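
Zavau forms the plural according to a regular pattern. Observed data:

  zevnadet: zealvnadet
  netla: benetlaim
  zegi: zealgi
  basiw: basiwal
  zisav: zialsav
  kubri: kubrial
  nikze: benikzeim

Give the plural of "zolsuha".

zoallsuha

"zolsuha" begins with z-. The stems beginning with z- (zevnadet → zealvnadet, zisav → zialsav, zegi → zealgi) insert -al- after the first vowel.
So zolsuha → zoallsuha.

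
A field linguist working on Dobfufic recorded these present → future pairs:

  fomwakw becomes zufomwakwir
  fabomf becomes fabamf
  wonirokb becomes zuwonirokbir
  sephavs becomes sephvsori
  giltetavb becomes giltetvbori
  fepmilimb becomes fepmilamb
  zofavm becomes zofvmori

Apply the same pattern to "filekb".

zufilekbir

fepmilimb and wonirokb both end in -b yet inflect differently (fepmilamb, zuwonirokbir), so the final letter is not what conditions the rule; the second-to-last letter is.
"filekb" has second-to-last letter 'k'. The stems whose second-to-last letter is 'k' (fomwakw → zufomwakwir, wonirokb → zuwonirokbir) add zu- … -ir around the stem.
So filekb → zufilekbir.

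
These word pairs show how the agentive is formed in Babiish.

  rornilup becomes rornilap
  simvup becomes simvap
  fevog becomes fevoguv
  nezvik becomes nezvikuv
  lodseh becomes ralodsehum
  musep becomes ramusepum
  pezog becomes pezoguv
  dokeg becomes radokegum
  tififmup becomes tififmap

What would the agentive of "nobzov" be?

nobzovuv

simvup and musep both end in -p yet inflect differently (simvap, ramusepum), so the final letter is not what conditions the rule; the last vowel is.
"nobzov" has last vowel 'o'. The stems whose last vowel is 'o' (fevog → fevoguv, pezog → pezoguv) add -uv.
The other patterns: stems whose last vowel is 'u' change the last vowel to 'a'; stems whose last vowel is 'e' add ra- … -um around the stem.
So nobzov → nobzovuv.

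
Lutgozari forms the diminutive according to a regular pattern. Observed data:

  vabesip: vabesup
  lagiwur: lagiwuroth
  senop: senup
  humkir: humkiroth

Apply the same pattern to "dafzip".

vabesip and humkir both have last vowel 'i' yet inflect differently (vabesup, humkiroth), so the last vowel is not what conditions the rule; the final letter is.
"dafzip" ends in -p. The stems ending in -p (senop → senup, vabesip → vabesup) change the last vowel to 'u'.
So dafzip → dafzup.

dafzup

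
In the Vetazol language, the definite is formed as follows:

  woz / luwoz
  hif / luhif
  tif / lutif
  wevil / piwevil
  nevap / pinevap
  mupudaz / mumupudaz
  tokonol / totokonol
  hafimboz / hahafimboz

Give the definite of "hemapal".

hehemapal

"hemapal" has 3 vowels. The stems with 3 vowels (mupudaz → mumupudaz, tokonol → totokonol, hafimboz → hahafimboz) repeat the first consonant+vowel as a prefix.
So hemapal → hehemapal.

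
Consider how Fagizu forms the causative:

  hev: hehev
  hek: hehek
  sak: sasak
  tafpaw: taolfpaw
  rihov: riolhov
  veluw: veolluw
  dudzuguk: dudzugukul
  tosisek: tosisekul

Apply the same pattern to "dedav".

deoldav

hev and rihov both end in -v yet inflect differently (hehev, riolhov), so the final letter is not what conditions the rule; the number of vowels is.
"dedav" has 2 vowels. The stems with 2 vowels (tafpaw → taolfpaw, rihov → riolhov, veluw → veolluw) insert -ol- after the first vowel.
So dedav → deoldav.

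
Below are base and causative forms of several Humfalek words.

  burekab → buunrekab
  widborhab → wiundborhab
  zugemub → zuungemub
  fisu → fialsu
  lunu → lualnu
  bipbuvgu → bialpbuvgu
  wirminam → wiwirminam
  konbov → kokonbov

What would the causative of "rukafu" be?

"rukafu" ends in -u. The stems ending in -u (fisu → fialsu, lunu → lualnu, bipbuvgu → bialpbuvgu) insert -al- after the first vowel.
The other patterns: stems ending in -b insert -un- after the first vowel; stems ending in -m or -v repeat the first consonant+vowel as a prefix.
So rukafu → rualkafu.

rualkafu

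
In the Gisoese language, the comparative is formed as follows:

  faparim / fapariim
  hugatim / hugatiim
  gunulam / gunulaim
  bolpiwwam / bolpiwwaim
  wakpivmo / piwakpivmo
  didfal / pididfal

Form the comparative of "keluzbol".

pikeluzbol

gunulam and didfal both have last vowel 'a' yet inflect differently (gunulaim, pididfal), so the last vowel is not what conditions the rule; the final letter is.
"keluzbol" ends in -l. The one such stem in the data (didfal → pididfal) adds the prefix pi-, so the same rule applies.
So keluzbol → pikeluzbol.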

● ● ● ●

From the records above, repeat exactly the lines from the one with "sephavs becomes sephvsori" through the one with "zofavm becomes zofvmori", both included.

# Task response:
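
  sephavs becomes sephvsori
  giltetavb becomes giltetvbori
  fepmilimb becomes fepmilamb
  zofavm becomes zofvmori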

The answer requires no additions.